> Supplied information:
· · · · ·

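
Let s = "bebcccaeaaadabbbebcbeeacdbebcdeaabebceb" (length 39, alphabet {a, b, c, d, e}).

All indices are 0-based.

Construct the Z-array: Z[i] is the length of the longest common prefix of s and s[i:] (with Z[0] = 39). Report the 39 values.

[39, 0, 1, 0, 0, 0, 0, 0, 0, 0, 0, 0, 0, 1, 1, 4, 0, 1, 0, 2, 0, 0, 0, 0, 0, 4, 0, 1, 0, 0, 0, 0, 0, 4, 0, 1, 0, 0, 1]

Z[0]=39
i=1: outside box; Z[1]=0
i=2: outside box; Z[2]=1 grow→box=[2,3)
i=3: outside box; Z[3]=0
i=4: outside box; Z[4]=0
i=5: outside box; Z[5]=0
i=6: outside box; Z[6]=0
i=7: outside box; Z[7]=0
i=8: outside box; Z[8]=0
i=9: outside box; Z[9]=0
i=10: outside box; Z[10]=0
i=11: outside box; Z[11]=0
i=12: outside box; Z[12]=0
i=13: outside box; Z[13]=1 grow→box=[13,14)
i=14: outside box; Z[14]=1 grow→box=[14,15)
i=15: outside box; Z[15]=4 grow→box=[15,19)
i=16: min(r-i=3, Z[1]=0)=0; Z[16]=0
i=17: min(r-i=2, Z[2]=1)=1; Z[17]=1
i=18: min(r-i=1, Z[3]=0)=0; Z[18]=0
i=19: outside box; Z[19]=2 grow→box=[19,21)
i=20: min(r-i=1, Z[1]=0)=0; Z[20]=0
i=21: outside box; Z[21]=0
i=22: outside box; Z[22]=0
i=23: outside box; Z[23]=0
i=24: outside box; Z[24]=0
i=25: outside box; Z[25]=4 grow→box=[25,29)
i=26: min(r-i=3, Z[1]=0)=0; Z[26]=0
i=27: min(r-i=2, Z[2]=1)=1; Z[27]=1
i=28: min(r-i=1, Z[3]=0)=0; Z[28]=0
i=29: outside box; Z[29]=0
i=30: outside box; Z[30]=0
i=31: outside box; Z[31]=0
i=32: outside box; Z[32]=0
i=33: outside box; Z[33]=4 grow→box=[33,37)
i=34: min(r-i=3, Z[1]=0)=0; Z[34]=0
i=35: min(r-i=2, Z[2]=1)=1; Z[35]=1
i=36: min(r-i=1, Z[3]=0)=0; Z[36]=0
i=37: outside box; Z[37]=0
i=38: outside box; Z[38]=1 grow→box=[38,39)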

· · · · ·

> Goal of the exercise: Write out every entry verbatim.

> Answer to the exercise:
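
Let s = "bebcccaeaaadabbbebcbeeacdbebcdeaabebceb" (length 39, alphabet {a, b, c, d, e}).

All indices are 0-based.

Construct the Z-array: Z[i] is the length of the longest common prefix of s and s[i:] (with Z[0] = 39). Report the 39 values.

[39, 0, 1, 0, 0, 0, 0, 0, 0, 0, 0, 0, 0, 1, 1, 4, 0, 1, 0, 2, 0, 0, 0, 0, 0, 4, 0, 1, 0, 0, 0, 0, 0, 4, 0, 1, 0, 0, 1]

Z[0]=39
i=1: outside box; Z[1]=0
i=2: outside box; Z[2]=1 grow→box=[2,3)
i=3: outside box; Z[3]=0
i=4: outside box; Z[4]=0
i=5: outside box; Z[5]=0
i=6: outside box; Z[6]=0
i=7: outside box; Z[7]=0
i=8: outside box; Z[8]=0
i=9: outside box; Z[9]=0
i=10: outside box; Z[10]=0
i=11: outside box; Z[11]=0
i=12: outside box; Z[12]=0
i=13: outside box; Z[13]=1 grow→box=[13,14)
i=14: outside box; Z[14]=1 grow→box=[14,15)
i=15: outside box; Z[15]=4 grow→box=[15,19)
i=16: min(r-i=3, Z[1]=0)=0; Z[16]=0
i=17: min(r-i=2, Z[2]=1)=1; Z[17]=1
i=18: min(r-i=1, Z[3]=0)=0; Z[18]=0
i=19: outside box; Z[19]=2 grow→box=[19,21)
i=20: min(r-i=1, Z[1]=0)=0; Z[20]=0
i=21: outside box; Z[21]=0
i=22: outside box; Z[22]=0
i=23: outside box; Z[23]=0
i=24: outside box; Z[24]=0
i=25: outside box; Z[25]=4 grow→box=[25,29)
i=26: min(r-i=3, Z[1]=0)=0; Z[26]=0
i=27: min(r-i=2, Z[2]=1)=1; Z[27]=1
i=28: min(r-i=1, Z[3]=0)=0; Z[28]=0
i=29: outside box; Z[29]=0
i=30: outside box; Z[30]=0
i=31: outside box; Z[31]=0
i=32: outside box; Z[32]=0
i=33: outside box; Z[33]=4 grow→box=[33,37)
i=34: min(r-i=3, Z[1]=0)=0; Z[34]=0
i=35: min(r-i=2, Z[2]=1)=1; Z[35]=1
i=36: min(r-i=1, Z[3]=0)=0; Z[36]=0
i=37: outside box; Z[37]=0
i=38: outside box; Z[38]=1 grow→box=[38,39)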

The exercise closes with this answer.